» Provided information:
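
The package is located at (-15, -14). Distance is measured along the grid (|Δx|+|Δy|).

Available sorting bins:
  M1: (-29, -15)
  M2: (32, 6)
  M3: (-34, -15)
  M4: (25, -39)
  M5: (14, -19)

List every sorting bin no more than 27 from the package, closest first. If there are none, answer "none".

Distances from (-15, -14):
M1: 15
M2: 67
M3: 20
M4: 65
M5: 34
Threshold 27: M1 (15), M3 (20) are within range.

M1, M3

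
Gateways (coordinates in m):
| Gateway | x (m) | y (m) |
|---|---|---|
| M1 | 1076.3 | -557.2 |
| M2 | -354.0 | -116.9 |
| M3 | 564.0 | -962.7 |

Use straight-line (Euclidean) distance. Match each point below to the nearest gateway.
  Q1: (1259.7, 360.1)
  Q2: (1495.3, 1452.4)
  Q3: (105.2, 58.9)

Q1→M1; Q2→M1; Q3→M2

Q1 at (1259.7, 360.1):
  M1: 935.5 m
  M2: 1682.7 m
  M3: 1494.6 m
  → nearest: M1 (935.5 m)
Q2 at (1495.3, 1452.4):
  M1: 2052.8 m
  M2: 2425.4 m
  M3: 2588.4 m
  → nearest: M1 (2052.8 m)
Q3 at (105.2, 58.9):
  M1: 1150.0 m
  M2: 491.7 m
  M3: 1119.9 m
  → nearest: M2 (491.7 m)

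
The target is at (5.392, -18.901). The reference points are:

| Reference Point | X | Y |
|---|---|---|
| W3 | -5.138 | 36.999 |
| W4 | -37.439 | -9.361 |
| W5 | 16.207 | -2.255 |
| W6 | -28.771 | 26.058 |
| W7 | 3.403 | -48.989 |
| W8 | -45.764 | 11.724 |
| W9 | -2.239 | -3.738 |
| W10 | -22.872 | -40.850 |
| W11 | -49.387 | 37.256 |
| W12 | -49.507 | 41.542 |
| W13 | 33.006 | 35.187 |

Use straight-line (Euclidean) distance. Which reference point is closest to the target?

W9

Distances from (5.392, -18.901):
W3: √((-10.530)² + (55.900)²) = √(110.88090 + 3124.81000) = 56.883
W4: √((-42.831)² + (9.540)²) = √(1834.49456 + 91.01160) = 43.881
W5: √((10.815)² + (16.646)²) = √(116.96423 + 277.08932) = 19.851
W6: √((-34.163)² + (44.959)²) = √(1167.11057 + 2021.31168) = 56.466
W7: √((-1.989)² + (-30.088)²) = √(3.95612 + 905.28774) = 30.154
W8: √((-51.156)² + (30.625)²) = √(2616.93634 + 937.89062) = 59.622
W9: √((-7.631)² + (15.163)²) = √(58.23216 + 229.91657) = 16.975
W10: √((-28.264)² + (-21.949)²) = √(798.85370 + 481.75860) = 35.786
W11: √((-54.779)² + (56.157)²) = √(3000.73884 + 3153.60865) = 78.450
W12: √((-54.899)² + (60.443)²) = √(3013.90020 + 3653.35625) = 81.653
W13: √((27.614)² + (54.088)²) = √(762.53300 + 2925.51174) = 60.729
Minimum: W9 at 16.975.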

» What to do: Repeating the listing in full, word for word, is the required output.

» Reply to the exercise:
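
The package is located at (-15, -14). Distance is measured along the grid (|Δx|+|Δy|).

Available sorting bins:
  M1: (-29, -15)
  M2: (32, 6)
  M3: (-34, -15)
  M4: (25, -39)
  M5: (14, -19)

List every sorting bin no more than 27 from the package, closest first. If there are none, answer "none".

Distances from (-15, -14):
M1: 15
M2: 67
M3: 20
M4: 65
M5: 34
Threshold 27: M1 (15), M3 (20) are within range.

M1, M3

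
Gateways (coordinates in m):
| Gateway | x (m) | y (m) |
|---|---|---|
| M1 | 1076.3 | -557.2 |
| M2 | -354.0 | -116.9 |
| M3 | 564.0 | -962.7 |

Use straight-line (Euclidean) distance. Match each point below to the nearest gateway.
  Q1: (1259.7, 360.1)
  Q2: (1495.3, 1452.4)
  Q3: (105.2, 58.9)

Q1→M1; Q2→M1; Q3→M2

Q1 at (1259.7, 360.1):
  M1: 935.5 m
  M2: 1682.7 m
  M3: 1494.6 m
  → nearest: M1 (935.5 m)
Q2 at (1495.3, 1452.4):
  M1: 2052.8 m
  M2: 2425.4 m
  M3: 2588.4 m
  → nearest: M1 (2052.8 m)
Q3 at (105.2, 58.9):
  M1: 1150.0 m
  M2: 491.7 m
  M3: 1119.9 m
  → nearest: M2 (491.7 m)

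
The target is at (5.392, -18.901). The reference points are:

| Reference Point | X | Y |
|---|---|---|
| W3 | -5.138 | 36.999 |
| W4 | -37.439 | -9.361 |
| W5 | 16.207 | -2.255 |
| W6 | -28.771 | 26.058 |
| W7 | 3.403 | -48.989 |
| W8 | -45.764 | 11.724 |
| W9 | -2.239 | -3.738 |
| W10 | -22.872 | -40.850 |
| W11 | -49.387 | 37.256 |
| W12 | -49.507 | 41.542 |
| W13 | 33.006 | 35.187 |

Use straight-line (Euclidean) distance. Which reference point is closest to the target?

W9

Distances from (5.392, -18.901):
W3: √((-10.530)² + (55.900)²) = √(110.88090 + 3124.81000) = 56.883
W4: √((-42.831)² + (9.540)²) = √(1834.49456 + 91.01160) = 43.881
W5: √((10.815)² + (16.646)²) = √(116.96423 + 277.08932) = 19.851
W6: √((-34.163)² + (44.959)²) = √(1167.11057 + 2021.31168) = 56.466
W7: √((-1.989)² + (-30.088)²) = √(3.95612 + 905.28774) = 30.154
W8: √((-51.156)² + (30.625)²) = √(2616.93634 + 937.89062) = 59.622
W9: √((-7.631)² + (15.163)²) = √(58.23216 + 229.91657) = 16.975
W10: √((-28.264)² + (-21.949)²) = √(798.85370 + 481.75860) = 35.786
W11: √((-54.779)² + (56.157)²) = √(3000.73884 + 3153.60865) = 78.450
W12: √((-54.899)² + (60.443)²) = √(3013.90020 + 3653.35625) = 81.653
W13: √((27.614)² + (54.088)²) = √(762.53300 + 2925.51174) = 60.729
Minimum: W9 at 16.975.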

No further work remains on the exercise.